* AIM OF THE TASK
Take the lines below between the one holding "Each step: reweight" and the one holding "u0 = 0.04117", inclusive, and copy them exactly. Add nothing.

[Dataset records]
^^^^^^^^^^^^^^^^

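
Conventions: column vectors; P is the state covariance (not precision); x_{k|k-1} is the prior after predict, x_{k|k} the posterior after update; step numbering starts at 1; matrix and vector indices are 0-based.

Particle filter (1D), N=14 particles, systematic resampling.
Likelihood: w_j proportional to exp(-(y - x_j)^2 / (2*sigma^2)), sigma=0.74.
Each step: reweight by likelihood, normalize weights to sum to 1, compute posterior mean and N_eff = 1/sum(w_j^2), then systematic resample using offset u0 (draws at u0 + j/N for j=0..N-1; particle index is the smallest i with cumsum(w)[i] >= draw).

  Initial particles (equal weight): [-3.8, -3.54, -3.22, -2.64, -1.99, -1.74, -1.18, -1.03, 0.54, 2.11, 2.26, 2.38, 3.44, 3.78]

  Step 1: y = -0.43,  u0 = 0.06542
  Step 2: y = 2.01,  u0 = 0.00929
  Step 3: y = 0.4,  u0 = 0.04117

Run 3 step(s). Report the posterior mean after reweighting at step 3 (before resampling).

step 1: w=[0.0000, 0.0001, 0.0004, 0.0056, 0.0522, 0.1005, 0.2882, 0.3467, 0.2040, 0.0013, 0.0007, 0.0004, 0.0000, 0.0000]  mean=-0.8769  Neff=3.8799  idx=[5, 5, 6, 6, 6, 6, 7, 7, 7, 7, 7, 8, 8, 8]
step 2: w=[0.0000, 0.0000, 0.0002, 0.0002, 0.0002, 0.0002, 0.0005, 0.0005, 0.0005, 0.0005, 0.0005, 0.3322, 0.3322, 0.3322]  mean=0.5344  Neff=3.0210  idx=[11, 11, 11, 11, 11, 12, 12, 12, 12, 12, 13, 13, 13, 13]
step 3: w=[0.0714, 0.0714, 0.0714, 0.0714, 0.0714, 0.0714, 0.0714, 0.0714, 0.0714, 0.0714, 0.0714, 0.0714, 0.0714, 0.0714]  mean=0.5400  Neff=14.0000  idx=[0, 1, 2, 3, 4, 5, 6, 7, 8, 9, 10, 11, 12, 13]

post_mean = 0.5400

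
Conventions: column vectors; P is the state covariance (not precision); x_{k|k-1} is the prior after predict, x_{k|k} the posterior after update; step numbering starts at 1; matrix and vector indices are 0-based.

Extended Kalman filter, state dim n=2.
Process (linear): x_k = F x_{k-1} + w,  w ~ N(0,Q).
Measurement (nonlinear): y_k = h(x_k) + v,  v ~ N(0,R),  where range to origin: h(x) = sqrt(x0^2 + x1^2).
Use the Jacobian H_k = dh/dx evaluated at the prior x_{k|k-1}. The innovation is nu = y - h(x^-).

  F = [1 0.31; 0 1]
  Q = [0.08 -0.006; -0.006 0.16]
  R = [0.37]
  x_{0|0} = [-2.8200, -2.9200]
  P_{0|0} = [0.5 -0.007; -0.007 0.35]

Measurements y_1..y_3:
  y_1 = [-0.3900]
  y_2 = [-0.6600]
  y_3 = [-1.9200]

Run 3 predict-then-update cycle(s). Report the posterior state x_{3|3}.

x_post = [0.5737, 0.2664]

step 1: x^-=[-3.7252, -2.9200]  P^-=[0.6093 0.0955; 0.0955 0.5100]  H_jac=[-0.7870 -0.6169]  S=[1.0342]  K=[-0.5206; -0.3769]  nu=[-5.1232]  x^+=[-1.0579, -0.9891]  P^+=[0.3290 -0.1074; -0.1074 0.3631]
step 2: x^-=[-1.3646, -0.9891]  P^-=[0.3773 -0.0009; -0.0009 0.5231]  H_jac=[-0.8097 -0.5869]  S=[0.7967]  K=[-0.3828; -0.3845]  nu=[-2.3454]  x^+=[-0.4668, -0.0874]  P^+=[0.2605 -0.1181; -0.1181 0.4053]
step 3: x^-=[-0.4939, -0.0874]  P^-=[0.3063 0.0015; 0.0015 0.5653]  H_jac=[-0.9847 -0.1742]  S=[0.6846]  K=[-0.4409; -0.1461]  nu=[-2.4216]  x^+=[0.5737, 0.2664]  P^+=[0.1732 -0.0426; -0.0426 0.5507]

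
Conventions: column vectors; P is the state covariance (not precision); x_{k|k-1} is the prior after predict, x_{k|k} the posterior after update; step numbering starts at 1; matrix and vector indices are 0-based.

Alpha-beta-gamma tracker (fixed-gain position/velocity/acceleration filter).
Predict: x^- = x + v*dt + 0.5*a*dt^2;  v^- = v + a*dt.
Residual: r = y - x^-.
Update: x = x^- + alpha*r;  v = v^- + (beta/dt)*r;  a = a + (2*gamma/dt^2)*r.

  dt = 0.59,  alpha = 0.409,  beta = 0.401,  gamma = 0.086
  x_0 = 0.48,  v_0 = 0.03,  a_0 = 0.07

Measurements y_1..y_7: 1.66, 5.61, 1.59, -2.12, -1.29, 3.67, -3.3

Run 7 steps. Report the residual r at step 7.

resid = -0.4616

step 1: x_pred=0.5099  r=1.1501  x^+=0.9803  v^+=0.8530  a^+=0.6383
step 2: x_pred=1.5946  r=4.0154  x^+=3.2369  v^+=3.9587  a^+=2.6223
step 3: x_pred=6.0289  r=-4.4389  x^+=4.2134  v^+=2.4889  a^+=0.4290
step 4: x_pred=5.7565  r=-7.8765  x^+=2.5350  v^+=-2.6114  a^+=-3.4629
step 5: x_pred=0.3916  r=-1.6816  x^+=-0.2962  v^+=-5.7974  a^+=-4.2938
step 6: x_pred=-4.4640  r=8.1340  x^+=-1.1372  v^+=-2.8024  a^+=-0.2747
step 7: x_pred=-2.8384  r=-0.4616  x^+=-3.0272  v^+=-3.2782  a^+=-0.5028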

^^^^^^^^^^^^^^^^

* ANSWER SPACE
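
Each step: reweight by likelihood, normalize weights to sum to 1, compute posterior mean and N_eff = 1/sum(w_j^2), then systematic resample using offset u0 (draws at u0 + j/N for j=0..N-1; particle index is the smallest i with cumsum(w)[i] >= draw).

  Initial particles (equal weight): [-3.8, -3.54, -3.22, -2.64, -1.99, -1.74, -1.18, -1.03, 0.54, 2.11, 2.26, 2.38, 3.44, 3.78]

  Step 1: y = -0.43,  u0 = 0.06542
  Step 2: y = 2.01,  u0 = 0.00929
  Step 3: y = 0.4,  u0 = 0.04117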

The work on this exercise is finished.